◆ What you have to do
Each line below containing the word "Initial" needs to be shown.

◆ Records supplied
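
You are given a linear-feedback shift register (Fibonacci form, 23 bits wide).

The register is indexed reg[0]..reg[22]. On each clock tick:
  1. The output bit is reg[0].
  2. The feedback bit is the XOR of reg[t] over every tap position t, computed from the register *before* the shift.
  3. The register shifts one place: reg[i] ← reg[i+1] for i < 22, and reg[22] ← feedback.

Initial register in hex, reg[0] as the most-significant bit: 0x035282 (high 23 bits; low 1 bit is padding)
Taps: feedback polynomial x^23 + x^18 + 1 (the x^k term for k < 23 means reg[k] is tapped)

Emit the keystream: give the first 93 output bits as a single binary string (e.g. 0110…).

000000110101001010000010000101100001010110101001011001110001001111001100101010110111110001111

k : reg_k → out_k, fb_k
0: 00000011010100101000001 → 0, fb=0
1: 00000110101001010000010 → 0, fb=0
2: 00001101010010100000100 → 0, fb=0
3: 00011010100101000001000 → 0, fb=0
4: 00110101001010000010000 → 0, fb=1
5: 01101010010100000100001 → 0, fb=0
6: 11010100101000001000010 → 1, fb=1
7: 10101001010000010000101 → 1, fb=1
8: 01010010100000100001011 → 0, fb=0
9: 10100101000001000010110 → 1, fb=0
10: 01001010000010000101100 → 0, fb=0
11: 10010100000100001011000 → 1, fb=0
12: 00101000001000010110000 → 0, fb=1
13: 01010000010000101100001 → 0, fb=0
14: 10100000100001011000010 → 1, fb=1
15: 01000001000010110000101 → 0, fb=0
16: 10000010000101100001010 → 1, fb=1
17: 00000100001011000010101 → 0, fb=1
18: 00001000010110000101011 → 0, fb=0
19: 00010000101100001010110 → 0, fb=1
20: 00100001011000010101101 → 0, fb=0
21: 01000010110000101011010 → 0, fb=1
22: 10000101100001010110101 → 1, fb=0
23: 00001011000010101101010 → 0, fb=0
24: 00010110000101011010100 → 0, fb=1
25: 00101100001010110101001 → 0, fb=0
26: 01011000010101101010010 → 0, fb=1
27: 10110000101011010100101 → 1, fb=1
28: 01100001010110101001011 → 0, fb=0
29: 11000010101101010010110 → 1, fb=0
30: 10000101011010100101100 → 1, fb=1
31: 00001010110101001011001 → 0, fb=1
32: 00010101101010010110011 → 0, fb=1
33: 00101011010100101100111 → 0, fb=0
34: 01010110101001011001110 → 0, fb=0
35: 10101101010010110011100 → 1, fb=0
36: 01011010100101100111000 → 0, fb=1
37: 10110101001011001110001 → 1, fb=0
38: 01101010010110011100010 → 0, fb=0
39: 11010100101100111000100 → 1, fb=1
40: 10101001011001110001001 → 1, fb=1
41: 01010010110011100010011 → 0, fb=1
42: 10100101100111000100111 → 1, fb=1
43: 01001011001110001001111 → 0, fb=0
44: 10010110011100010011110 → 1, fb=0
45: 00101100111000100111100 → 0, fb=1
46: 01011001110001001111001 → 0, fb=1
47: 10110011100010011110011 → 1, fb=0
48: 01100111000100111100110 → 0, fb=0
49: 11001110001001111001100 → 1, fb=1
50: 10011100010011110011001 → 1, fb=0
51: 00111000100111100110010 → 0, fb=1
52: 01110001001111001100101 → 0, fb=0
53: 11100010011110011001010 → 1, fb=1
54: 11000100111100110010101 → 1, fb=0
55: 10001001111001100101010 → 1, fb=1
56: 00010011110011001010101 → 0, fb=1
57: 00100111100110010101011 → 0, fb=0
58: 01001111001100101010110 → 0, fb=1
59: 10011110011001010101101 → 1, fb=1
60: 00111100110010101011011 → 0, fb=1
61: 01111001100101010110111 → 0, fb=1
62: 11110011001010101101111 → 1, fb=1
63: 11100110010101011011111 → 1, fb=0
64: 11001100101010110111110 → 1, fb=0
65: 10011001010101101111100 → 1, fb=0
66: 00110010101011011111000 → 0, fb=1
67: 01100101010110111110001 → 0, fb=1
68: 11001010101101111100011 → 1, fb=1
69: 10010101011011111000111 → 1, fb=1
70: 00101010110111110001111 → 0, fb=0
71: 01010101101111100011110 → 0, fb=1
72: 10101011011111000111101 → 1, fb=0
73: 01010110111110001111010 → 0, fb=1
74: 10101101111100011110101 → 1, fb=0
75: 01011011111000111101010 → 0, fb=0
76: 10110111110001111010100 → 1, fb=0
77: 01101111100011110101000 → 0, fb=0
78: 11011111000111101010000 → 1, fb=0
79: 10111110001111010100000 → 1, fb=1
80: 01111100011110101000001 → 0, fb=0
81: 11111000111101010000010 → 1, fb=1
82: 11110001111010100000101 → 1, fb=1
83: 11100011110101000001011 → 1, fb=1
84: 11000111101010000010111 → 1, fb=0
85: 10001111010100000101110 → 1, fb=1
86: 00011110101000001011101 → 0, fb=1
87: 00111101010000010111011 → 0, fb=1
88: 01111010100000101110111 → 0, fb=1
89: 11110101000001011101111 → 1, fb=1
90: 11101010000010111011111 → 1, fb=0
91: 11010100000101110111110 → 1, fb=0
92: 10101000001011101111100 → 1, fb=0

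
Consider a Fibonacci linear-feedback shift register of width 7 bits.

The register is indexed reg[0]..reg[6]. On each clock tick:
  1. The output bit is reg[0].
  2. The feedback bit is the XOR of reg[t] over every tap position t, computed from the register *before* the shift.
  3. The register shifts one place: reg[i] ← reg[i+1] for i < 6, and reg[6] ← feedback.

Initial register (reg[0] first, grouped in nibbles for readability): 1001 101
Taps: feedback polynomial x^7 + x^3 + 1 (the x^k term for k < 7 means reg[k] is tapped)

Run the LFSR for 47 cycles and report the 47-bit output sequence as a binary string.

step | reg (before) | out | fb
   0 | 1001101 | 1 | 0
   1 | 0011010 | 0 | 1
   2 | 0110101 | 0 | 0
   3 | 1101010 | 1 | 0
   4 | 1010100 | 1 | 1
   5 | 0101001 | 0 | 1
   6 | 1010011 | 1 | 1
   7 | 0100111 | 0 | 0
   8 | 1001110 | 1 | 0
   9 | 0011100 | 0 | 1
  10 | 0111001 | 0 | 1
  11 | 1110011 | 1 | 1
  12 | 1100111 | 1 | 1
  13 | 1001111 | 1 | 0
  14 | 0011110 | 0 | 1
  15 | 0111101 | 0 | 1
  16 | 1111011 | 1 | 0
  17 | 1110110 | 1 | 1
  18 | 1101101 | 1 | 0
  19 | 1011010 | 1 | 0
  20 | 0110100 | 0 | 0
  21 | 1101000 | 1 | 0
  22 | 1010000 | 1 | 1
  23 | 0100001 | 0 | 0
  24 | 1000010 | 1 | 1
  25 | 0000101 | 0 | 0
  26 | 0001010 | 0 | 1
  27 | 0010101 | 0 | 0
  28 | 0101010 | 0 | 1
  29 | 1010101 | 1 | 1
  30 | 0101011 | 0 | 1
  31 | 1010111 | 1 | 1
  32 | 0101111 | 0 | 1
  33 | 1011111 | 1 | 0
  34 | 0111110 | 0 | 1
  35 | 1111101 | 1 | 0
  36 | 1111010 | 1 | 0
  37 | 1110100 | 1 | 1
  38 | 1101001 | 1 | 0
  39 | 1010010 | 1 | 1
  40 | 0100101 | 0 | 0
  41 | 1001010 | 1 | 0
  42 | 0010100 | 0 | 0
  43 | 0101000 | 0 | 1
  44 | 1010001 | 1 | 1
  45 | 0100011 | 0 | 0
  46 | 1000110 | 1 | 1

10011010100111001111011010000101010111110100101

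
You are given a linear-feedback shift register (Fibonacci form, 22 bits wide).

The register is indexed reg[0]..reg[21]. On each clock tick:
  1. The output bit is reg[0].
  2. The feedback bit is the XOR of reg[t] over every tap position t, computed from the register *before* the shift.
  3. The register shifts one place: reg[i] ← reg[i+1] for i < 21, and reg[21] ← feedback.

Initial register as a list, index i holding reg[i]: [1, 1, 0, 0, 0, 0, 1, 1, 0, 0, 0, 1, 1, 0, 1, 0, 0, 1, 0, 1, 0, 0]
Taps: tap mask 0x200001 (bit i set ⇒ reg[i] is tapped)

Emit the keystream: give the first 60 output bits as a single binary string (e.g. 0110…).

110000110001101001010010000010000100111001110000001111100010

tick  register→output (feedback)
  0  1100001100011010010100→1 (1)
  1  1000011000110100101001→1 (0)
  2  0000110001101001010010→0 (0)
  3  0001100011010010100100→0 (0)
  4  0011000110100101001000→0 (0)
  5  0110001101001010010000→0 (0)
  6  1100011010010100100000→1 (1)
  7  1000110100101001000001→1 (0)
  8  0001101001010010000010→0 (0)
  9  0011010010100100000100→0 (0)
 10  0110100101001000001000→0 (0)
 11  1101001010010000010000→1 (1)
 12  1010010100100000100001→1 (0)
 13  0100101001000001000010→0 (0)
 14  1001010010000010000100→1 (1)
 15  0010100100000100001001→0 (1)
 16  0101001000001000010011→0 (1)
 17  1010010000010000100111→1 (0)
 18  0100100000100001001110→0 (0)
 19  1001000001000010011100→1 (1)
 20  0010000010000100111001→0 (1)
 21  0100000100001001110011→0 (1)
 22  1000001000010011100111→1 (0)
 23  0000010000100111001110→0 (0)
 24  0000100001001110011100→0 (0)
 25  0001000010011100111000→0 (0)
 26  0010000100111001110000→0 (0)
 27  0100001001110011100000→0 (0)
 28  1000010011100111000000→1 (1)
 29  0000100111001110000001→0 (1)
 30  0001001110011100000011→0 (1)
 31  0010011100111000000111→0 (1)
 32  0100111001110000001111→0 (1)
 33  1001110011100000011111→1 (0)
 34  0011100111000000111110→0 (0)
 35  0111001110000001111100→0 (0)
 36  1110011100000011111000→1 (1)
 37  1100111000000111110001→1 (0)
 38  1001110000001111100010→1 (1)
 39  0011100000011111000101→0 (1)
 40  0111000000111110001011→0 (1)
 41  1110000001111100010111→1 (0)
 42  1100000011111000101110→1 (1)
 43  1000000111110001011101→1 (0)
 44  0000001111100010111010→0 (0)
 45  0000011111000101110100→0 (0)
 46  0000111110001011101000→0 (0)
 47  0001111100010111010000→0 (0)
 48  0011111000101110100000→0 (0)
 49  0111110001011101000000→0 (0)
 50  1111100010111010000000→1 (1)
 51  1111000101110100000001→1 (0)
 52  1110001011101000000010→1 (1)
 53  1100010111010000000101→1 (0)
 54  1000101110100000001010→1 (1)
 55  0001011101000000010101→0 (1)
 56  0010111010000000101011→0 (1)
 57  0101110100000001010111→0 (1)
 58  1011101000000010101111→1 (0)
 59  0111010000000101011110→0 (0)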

---

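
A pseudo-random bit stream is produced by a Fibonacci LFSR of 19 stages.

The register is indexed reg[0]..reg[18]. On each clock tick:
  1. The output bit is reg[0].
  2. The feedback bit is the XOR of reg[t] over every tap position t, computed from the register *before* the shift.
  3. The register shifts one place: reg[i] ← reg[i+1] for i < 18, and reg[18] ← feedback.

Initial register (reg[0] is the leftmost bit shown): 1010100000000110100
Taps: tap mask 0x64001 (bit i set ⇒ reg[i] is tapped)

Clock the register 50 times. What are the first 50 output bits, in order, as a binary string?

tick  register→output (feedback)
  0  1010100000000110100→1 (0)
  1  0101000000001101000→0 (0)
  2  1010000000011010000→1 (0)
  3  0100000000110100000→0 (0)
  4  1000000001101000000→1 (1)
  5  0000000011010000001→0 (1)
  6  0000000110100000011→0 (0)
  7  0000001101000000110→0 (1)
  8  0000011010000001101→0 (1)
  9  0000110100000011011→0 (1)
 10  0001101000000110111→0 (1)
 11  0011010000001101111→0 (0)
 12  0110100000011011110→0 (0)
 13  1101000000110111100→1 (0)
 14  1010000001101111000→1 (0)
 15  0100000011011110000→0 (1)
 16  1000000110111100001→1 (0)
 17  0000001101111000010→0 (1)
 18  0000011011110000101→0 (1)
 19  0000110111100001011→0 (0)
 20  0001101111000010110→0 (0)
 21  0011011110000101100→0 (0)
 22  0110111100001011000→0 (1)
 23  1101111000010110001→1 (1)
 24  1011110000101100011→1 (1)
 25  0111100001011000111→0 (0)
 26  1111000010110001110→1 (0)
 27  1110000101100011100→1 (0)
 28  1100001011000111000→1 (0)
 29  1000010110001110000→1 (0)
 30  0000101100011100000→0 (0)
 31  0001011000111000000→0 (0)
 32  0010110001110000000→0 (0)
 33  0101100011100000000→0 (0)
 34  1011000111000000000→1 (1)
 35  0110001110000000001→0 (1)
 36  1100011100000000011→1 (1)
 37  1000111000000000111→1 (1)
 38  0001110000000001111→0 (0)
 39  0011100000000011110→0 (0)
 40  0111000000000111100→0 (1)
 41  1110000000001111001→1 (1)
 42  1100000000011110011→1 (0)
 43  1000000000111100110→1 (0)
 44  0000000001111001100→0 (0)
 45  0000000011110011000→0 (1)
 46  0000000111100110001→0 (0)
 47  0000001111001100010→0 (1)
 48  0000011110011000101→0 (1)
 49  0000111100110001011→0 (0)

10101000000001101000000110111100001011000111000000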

◆ Completed exercise
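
Initial register in hex, reg[0] as the most-significant bit: 0x035282 (high 23 bits; low 1 bit is padding)
Initial register (reg[0] first, grouped in nibbles for readability): 1001 101
Initial register as a list, index i holding reg[i]: [1, 1, 0, 0, 0, 0, 1, 1, 0, 0, 0, 1, 1, 0, 1, 0, 0, 1, 0, 1, 0, 0]
Initial register (reg[0] is the leftmost bit shown): 1010100000000110100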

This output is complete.